■ How to complete this task: Working line by line, output the entries below exactly as they appear.

■ Data:
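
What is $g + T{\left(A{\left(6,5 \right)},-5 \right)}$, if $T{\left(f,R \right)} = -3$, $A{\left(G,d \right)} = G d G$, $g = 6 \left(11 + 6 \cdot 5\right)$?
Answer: $243$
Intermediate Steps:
$g = 246$ ($g = 6 \left(11 + 30\right) = 6 \cdot 41 = 246$)
$A{\left(G,d \right)} = d G^{2}$
$g + T{\left(A{\left(6,5 \right)},-5 \right)} = 246 - 3 = 243$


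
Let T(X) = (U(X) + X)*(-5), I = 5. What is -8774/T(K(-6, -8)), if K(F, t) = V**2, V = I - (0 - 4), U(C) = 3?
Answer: 4387/210 ≈ 20.890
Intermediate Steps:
V = 9 (V = 5 - (0 - 4) = 5 - 1*(-4) = 5 + 4 = 9)
K(F, t) = 81 (K(F, t) = 9**2 = 81)
T(X) = -15 - 5*X (T(X) = (3 + X)*(-5) = -15 - 5*X)
-8774/T(K(-6, -8)) = -8774/(-15 - 5*81) = -8774/(-15 - 405) = -8774/(-420) = -8774*(-1/420) = 4387/210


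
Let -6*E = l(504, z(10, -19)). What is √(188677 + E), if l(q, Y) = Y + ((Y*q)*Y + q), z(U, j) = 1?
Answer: √6786318/6 ≈ 434.18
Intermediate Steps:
l(q, Y) = Y + q + q*Y² (l(q, Y) = Y + (q*Y² + q) = Y + (q + q*Y²) = Y + q + q*Y²)
E = -1009/6 (E = -(1 + 504 + 504*1²)/6 = -(1 + 504 + 504*1)/6 = -(1 + 504 + 504)/6 = -⅙*1009 = -1009/6 ≈ -168.17)
√(188677 + E) = √(188677 - 1009/6) = √(1131053/6) = √6786318/6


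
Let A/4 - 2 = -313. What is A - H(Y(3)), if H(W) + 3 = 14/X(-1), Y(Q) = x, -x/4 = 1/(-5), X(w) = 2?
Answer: -1248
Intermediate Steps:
A = -1244 (A = 8 + 4*(-313) = 8 - 1252 = -1244)
x = 4/5 (x = -4/(-5) = -4*(-1/5) = 4/5 ≈ 0.80000)
Y(Q) = 4/5
H(W) = 4 (H(W) = -3 + 14/2 = -3 + 14*(1/2) = -3 + 7 = 4)
A - H(Y(3)) = -1244 - 1*4 = -1244 - 4 = -1248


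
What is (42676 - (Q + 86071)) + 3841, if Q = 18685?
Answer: -58239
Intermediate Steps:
(42676 - (Q + 86071)) + 3841 = (42676 - (18685 + 86071)) + 3841 = (42676 - 1*104756) + 3841 = (42676 - 104756) + 3841 = -62080 + 3841 = -58239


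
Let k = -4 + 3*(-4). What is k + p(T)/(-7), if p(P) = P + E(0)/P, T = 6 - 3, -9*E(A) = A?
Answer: -115/7 ≈ -16.429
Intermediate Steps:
E(A) = -A/9
k = -16 (k = -4 - 12 = -16)
T = 3
p(P) = P (p(P) = P + (-⅑*0)/P = P + 0/P = P + 0 = P)
k + p(T)/(-7) = -16 + 3/(-7) = -16 - ⅐*3 = -16 - 3/7 = -115/7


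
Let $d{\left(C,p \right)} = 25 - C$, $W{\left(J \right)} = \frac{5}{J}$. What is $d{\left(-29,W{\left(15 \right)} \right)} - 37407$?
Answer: $-37353$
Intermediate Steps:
$d{\left(-29,W{\left(15 \right)} \right)} - 37407 = \left(25 - -29\right) - 37407 = \left(25 + 29\right) - 37407 = 54 - 37407 = -37353$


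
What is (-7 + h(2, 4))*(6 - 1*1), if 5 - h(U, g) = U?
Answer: -20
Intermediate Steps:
h(U, g) = 5 - U
(-7 + h(2, 4))*(6 - 1*1) = (-7 + (5 - 1*2))*(6 - 1*1) = (-7 + (5 - 2))*(6 - 1) = (-7 + 3)*5 = -4*5 = -20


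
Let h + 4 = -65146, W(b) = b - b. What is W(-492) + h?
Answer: -65150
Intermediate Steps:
W(b) = 0
h = -65150 (h = -4 - 65146 = -65150)
W(-492) + h = 0 - 65150 = -65150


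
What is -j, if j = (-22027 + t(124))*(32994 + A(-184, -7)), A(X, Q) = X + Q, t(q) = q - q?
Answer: 722551681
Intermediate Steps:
t(q) = 0
A(X, Q) = Q + X
j = -722551681 (j = (-22027 + 0)*(32994 + (-7 - 184)) = -22027*(32994 - 191) = -22027*32803 = -722551681)
-j = -1*(-722551681) = 722551681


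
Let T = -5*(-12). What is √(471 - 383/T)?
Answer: √418155/30 ≈ 21.555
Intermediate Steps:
T = 60
√(471 - 383/T) = √(471 - 383/60) = √(27877/60) = √418155/30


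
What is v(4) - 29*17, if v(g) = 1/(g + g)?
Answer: -3943/8 ≈ -492.88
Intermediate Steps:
v(g) = 1/(2*g)
v(4) - 29*17 = (½)/4 - 29*17 = (½)*(¼) - 493 = ⅛ - 493 = -3943/8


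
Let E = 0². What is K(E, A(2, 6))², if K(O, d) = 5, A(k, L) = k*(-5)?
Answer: 25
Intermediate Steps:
E = 0
A(k, L) = -5*k
K(E, A(2, 6))² = 5² = 25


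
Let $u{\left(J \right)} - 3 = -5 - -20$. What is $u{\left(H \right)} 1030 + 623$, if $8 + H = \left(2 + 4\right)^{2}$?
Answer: $19163$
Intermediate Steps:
$H = 28$ ($H = -8 + \left(2 + 4\right)^{2} = -8 + 6^{2} = -8 + 36 = 28$)
$u{\left(J \right)} = 18$ ($u{\left(J \right)} = 3 - -15 = 3 + \left(-5 + 20\right) = 3 + 15 = 18$)
$u{\left(H \right)} 1030 + 623 = 18 \cdot 1030 + 623 = 18540 + 623 = 19163$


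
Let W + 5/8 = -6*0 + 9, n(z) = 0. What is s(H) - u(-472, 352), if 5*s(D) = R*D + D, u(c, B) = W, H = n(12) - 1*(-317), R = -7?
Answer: -15551/40 ≈ -388.77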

■ Answer area:
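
What is $g + T{\left(A{\left(6,5 \right)},-5 \right)}$, if $T{\left(f,R \right)} = -3$, $A{\left(G,d \right)} = G d G$, $g = 6 \left(11 + 6 \cdot 5\right)$?
Answer: $243$
Intermediate Steps:
$g = 246$ ($g = 6 \left(11 + 30\right) = 6 \cdot 41 = 246$)
$A{\left(G,d \right)} = d G^{2}$
$g + T{\left(A{\left(6,5 \right)},-5 \right)} = 246 - 3 = 243$


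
Let T(X) = (U(X) + X)*(-5), I = 5. What is -8774/T(K(-6, -8)), if K(F, t) = V**2, V = I - (0 - 4), U(C) = 3?
Answer: 4387/210 ≈ 20.890
Intermediate Steps:
V = 9 (V = 5 - (0 - 4) = 5 - 1*(-4) = 5 + 4 = 9)
K(F, t) = 81 (K(F, t) = 9**2 = 81)
T(X) = -15 - 5*X (T(X) = (3 + X)*(-5) = -15 - 5*X)
-8774/T(K(-6, -8)) = -8774/(-15 - 5*81) = -8774/(-15 - 405) = -8774/(-420) = -8774*(-1/420) = 4387/210


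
Let -6*E = l(504, z(10, -19)). What is √(188677 + E), if l(q, Y) = Y + ((Y*q)*Y + q), z(U, j) = 1?
Answer: √6786318/6 ≈ 434.18
Intermediate Steps:
l(q, Y) = Y + q + q*Y² (l(q, Y) = Y + (q*Y² + q) = Y + (q + q*Y²) = Y + q + q*Y²)
E = -1009/6 (E = -(1 + 504 + 504*1²)/6 = -(1 + 504 + 504*1)/6 = -(1 + 504 + 504)/6 = -⅙*1009 = -1009/6 ≈ -168.17)
√(188677 + E) = √(188677 - 1009/6) = √(1131053/6) = √6786318/6


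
Let A/4 - 2 = -313. What is A - H(Y(3)), if H(W) + 3 = 14/X(-1), Y(Q) = x, -x/4 = 1/(-5), X(w) = 2?
Answer: -1248
Intermediate Steps:
A = -1244 (A = 8 + 4*(-313) = 8 - 1252 = -1244)
x = 4/5 (x = -4/(-5) = -4*(-1/5) = 4/5 ≈ 0.80000)
Y(Q) = 4/5
H(W) = 4 (H(W) = -3 + 14/2 = -3 + 14*(1/2) = -3 + 7 = 4)
A - H(Y(3)) = -1244 - 1*4 = -1244 - 4 = -1248


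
What is (42676 - (Q + 86071)) + 3841, if Q = 18685?
Answer: -58239
Intermediate Steps:
(42676 - (Q + 86071)) + 3841 = (42676 - (18685 + 86071)) + 3841 = (42676 - 1*104756) + 3841 = (42676 - 104756) + 3841 = -62080 + 3841 = -58239


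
Let k = -4 + 3*(-4). What is k + p(T)/(-7), if p(P) = P + E(0)/P, T = 6 - 3, -9*E(A) = A?
Answer: -115/7 ≈ -16.429
Intermediate Steps:
E(A) = -A/9
k = -16 (k = -4 - 12 = -16)
T = 3
p(P) = P (p(P) = P + (-⅑*0)/P = P + 0/P = P + 0 = P)
k + p(T)/(-7) = -16 + 3/(-7) = -16 - ⅐*3 = -16 - 3/7 = -115/7


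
Let $d{\left(C,p \right)} = 25 - C$, $W{\left(J \right)} = \frac{5}{J}$. What is $d{\left(-29,W{\left(15 \right)} \right)} - 37407$?
Answer: $-37353$
Intermediate Steps:
$d{\left(-29,W{\left(15 \right)} \right)} - 37407 = \left(25 - -29\right) - 37407 = \left(25 + 29\right) - 37407 = 54 - 37407 = -37353$


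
What is (-7 + h(2, 4))*(6 - 1*1), if 5 - h(U, g) = U?
Answer: -20
Intermediate Steps:
h(U, g) = 5 - U
(-7 + h(2, 4))*(6 - 1*1) = (-7 + (5 - 1*2))*(6 - 1*1) = (-7 + (5 - 2))*(6 - 1) = (-7 + 3)*5 = -4*5 = -20


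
Let h + 4 = -65146, W(b) = b - b. What is W(-492) + h?
Answer: -65150
Intermediate Steps:
W(b) = 0
h = -65150 (h = -4 - 65146 = -65150)
W(-492) + h = 0 - 65150 = -65150


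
What is -j, if j = (-22027 + t(124))*(32994 + A(-184, -7)), A(X, Q) = X + Q, t(q) = q - q?
Answer: 722551681
Intermediate Steps:
t(q) = 0
A(X, Q) = Q + X
j = -722551681 (j = (-22027 + 0)*(32994 + (-7 - 184)) = -22027*(32994 - 191) = -22027*32803 = -722551681)
-j = -1*(-722551681) = 722551681


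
Let T = -5*(-12). What is √(471 - 383/T)?
Answer: √418155/30 ≈ 21.555
Intermediate Steps:
T = 60
√(471 - 383/T) = √(471 - 383/60) = √(27877/60) = √418155/30


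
What is v(4) - 29*17, if v(g) = 1/(g + g)?
Answer: -3943/8 ≈ -492.88
Intermediate Steps:
v(g) = 1/(2*g)
v(4) - 29*17 = (½)/4 - 29*17 = (½)*(¼) - 493 = ⅛ - 493 = -3943/8


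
Let E = 0². What is K(E, A(2, 6))², if K(O, d) = 5, A(k, L) = k*(-5)?
Answer: 25
Intermediate Steps:
E = 0
A(k, L) = -5*k
K(E, A(2, 6))² = 5² = 25


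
Let $u{\left(J \right)} - 3 = -5 - -20$. What is $u{\left(H \right)} 1030 + 623$, if $8 + H = \left(2 + 4\right)^{2}$?
Answer: $19163$
Intermediate Steps:
$H = 28$ ($H = -8 + \left(2 + 4\right)^{2} = -8 + 6^{2} = -8 + 36 = 28$)
$u{\left(J \right)} = 18$ ($u{\left(J \right)} = 3 - -15 = 3 + \left(-5 + 20\right) = 3 + 15 = 18$)
$u{\left(H \right)} 1030 + 623 = 18 \cdot 1030 + 623 = 18540 + 623 = 19163$


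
Let W + 5/8 = -6*0 + 9, n(z) = 0. What is s(H) - u(-472, 352), if 5*s(D) = R*D + D, u(c, B) = W, H = n(12) - 1*(-317), R = -7?
Answer: -15551/40 ≈ -388.77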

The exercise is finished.